▶ _Stored data entries_:
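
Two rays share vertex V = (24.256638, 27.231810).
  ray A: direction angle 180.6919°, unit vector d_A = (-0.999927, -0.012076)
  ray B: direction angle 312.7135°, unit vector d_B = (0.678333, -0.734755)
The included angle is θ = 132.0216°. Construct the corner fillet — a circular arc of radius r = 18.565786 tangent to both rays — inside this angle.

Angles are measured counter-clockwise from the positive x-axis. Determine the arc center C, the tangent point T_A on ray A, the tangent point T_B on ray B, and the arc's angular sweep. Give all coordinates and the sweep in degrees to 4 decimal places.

center=(16.2196,8.5676) T_A=(15.9954,27.1320) T_B=(29.8609,21.1614) sweep=47.9784

bisector direction at 246.7027° = (-0.395502,-0.918465)
center distance |VC| = r/sin(θ/2) = 18.565786/sin(66.0108°) = 20.321078
C = V + |VC|·bis = (16.2196,8.5676)
T_A = V + ((C−V)·d_A)·d_A = V + 8.2618·d_A = (15.9954,27.1320)
T_B = V + ((C−V)·d_B)·d_B = V + 8.2618·d_B = (29.8609,21.1614)
sweep = 180° − θ = 47.9784°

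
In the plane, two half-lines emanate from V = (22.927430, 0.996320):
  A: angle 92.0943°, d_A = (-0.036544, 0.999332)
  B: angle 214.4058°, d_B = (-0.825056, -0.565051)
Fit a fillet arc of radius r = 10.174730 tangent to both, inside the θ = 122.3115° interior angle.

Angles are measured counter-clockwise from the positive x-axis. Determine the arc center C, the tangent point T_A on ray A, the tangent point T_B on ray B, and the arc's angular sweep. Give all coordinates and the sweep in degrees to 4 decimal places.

bisector direction at 153.2501° = (-0.892979,0.450098)
center distance |VC| = r/sin(θ/2) = 10.174730/sin(61.1557°) = 11.615859
C = V + |VC|·bis = (12.5547,6.2246)
T_A = V + ((C−V)·d_A)·d_A = V + 5.6038·d_A = (22.7226,6.5964)
T_B = V + ((C−V)·d_B)·d_B = V + 5.6038·d_B = (18.3039,-2.1701)
sweep = 180° − θ = 57.6885°

center=(12.5547,6.2246) T_A=(22.7226,6.5964) T_B=(18.3039,-2.1701) sweep=57.6885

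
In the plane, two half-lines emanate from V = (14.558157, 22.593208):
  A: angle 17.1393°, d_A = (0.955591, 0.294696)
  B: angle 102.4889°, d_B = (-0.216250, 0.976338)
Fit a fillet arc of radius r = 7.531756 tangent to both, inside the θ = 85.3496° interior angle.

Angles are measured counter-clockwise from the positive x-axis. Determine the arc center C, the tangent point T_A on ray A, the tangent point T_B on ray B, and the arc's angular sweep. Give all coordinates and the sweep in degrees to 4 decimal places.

center=(20.1451,32.1979) T_A=(22.3647,25.0007) T_B=(12.7915,30.5692) sweep=94.6504

bisector direction at 59.8141° = (0.502807,0.864399)
center distance |VC| = r/sin(θ/2) = 7.531756/sin(42.6748°) = 11.111466
C = V + |VC|·bis = (20.1451,32.1979)
T_A = V + ((C−V)·d_A)·d_A = V + 8.1693·d_A = (22.3647,25.0007)
T_B = V + ((C−V)·d_B)·d_B = V + 8.1693·d_B = (12.7915,30.5692)
sweep = 180° − θ = 94.6504°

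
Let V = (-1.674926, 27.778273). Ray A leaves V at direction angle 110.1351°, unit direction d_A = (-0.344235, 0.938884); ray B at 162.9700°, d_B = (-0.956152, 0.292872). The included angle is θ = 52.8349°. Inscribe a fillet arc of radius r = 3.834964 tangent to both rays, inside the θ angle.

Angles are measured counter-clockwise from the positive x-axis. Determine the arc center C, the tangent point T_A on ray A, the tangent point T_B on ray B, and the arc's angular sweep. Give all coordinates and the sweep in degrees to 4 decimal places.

bisector direction at 136.5525° = (-0.726005,0.687689)
center distance |VC| = r/sin(θ/2) = 3.834964/sin(26.4174°) = 8.619680
C = V + |VC|·bis = (-7.9329,33.7059)
T_A = V + ((C−V)·d_A)·d_A = V + 7.7196·d_A = (-4.3323,35.0261)
T_B = V + ((C−V)·d_B)·d_B = V + 7.7196·d_B = (-9.0560,30.0391)
sweep = 180° − θ = 127.1651°

center=(-7.9329,33.7059) T_A=(-4.3323,35.0261) T_B=(-9.0560,30.0391) sweep=127.1651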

▶ _Requirement_: Only the lines above starting at the one containing "ray A: direction" and ending at the one containing "Fit a fillet arc of radius r = 10.174730", both included, are to be returned, exactly as they read.

▶ _Exercise result_:
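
  ray A: direction angle 180.6919°, unit vector d_A = (-0.999927, -0.012076)
  ray B: direction angle 312.7135°, unit vector d_B = (0.678333, -0.734755)
The included angle is θ = 132.0216°. Construct the corner fillet — a circular arc of radius r = 18.565786 tangent to both rays — inside this angle.

Angles are measured counter-clockwise from the positive x-axis. Determine the arc center C, the tangent point T_A on ray A, the tangent point T_B on ray B, and the arc's angular sweep. Give all coordinates and the sweep in degrees to 4 decimal places.

center=(16.2196,8.5676) T_A=(15.9954,27.1320) T_B=(29.8609,21.1614) sweep=47.9784

bisector direction at 246.7027° = (-0.395502,-0.918465)
center distance |VC| = r/sin(θ/2) = 18.565786/sin(66.0108°) = 20.321078
C = V + |VC|·bis = (16.2196,8.5676)
T_A = V + ((C−V)·d_A)·d_A = V + 8.2618·d_A = (15.9954,27.1320)
T_B = V + ((C−V)·d_B)·d_B = V + 8.2618·d_B = (29.8609,21.1614)
sweep = 180° − θ = 47.9784°

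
In the plane, two half-lines emanate from V = (22.927430, 0.996320):
  A: angle 92.0943°, d_A = (-0.036544, 0.999332)
  B: angle 214.4058°, d_B = (-0.825056, -0.565051)
Fit a fillet arc of radius r = 10.174730 tangent to both, inside the θ = 122.3115° interior angle.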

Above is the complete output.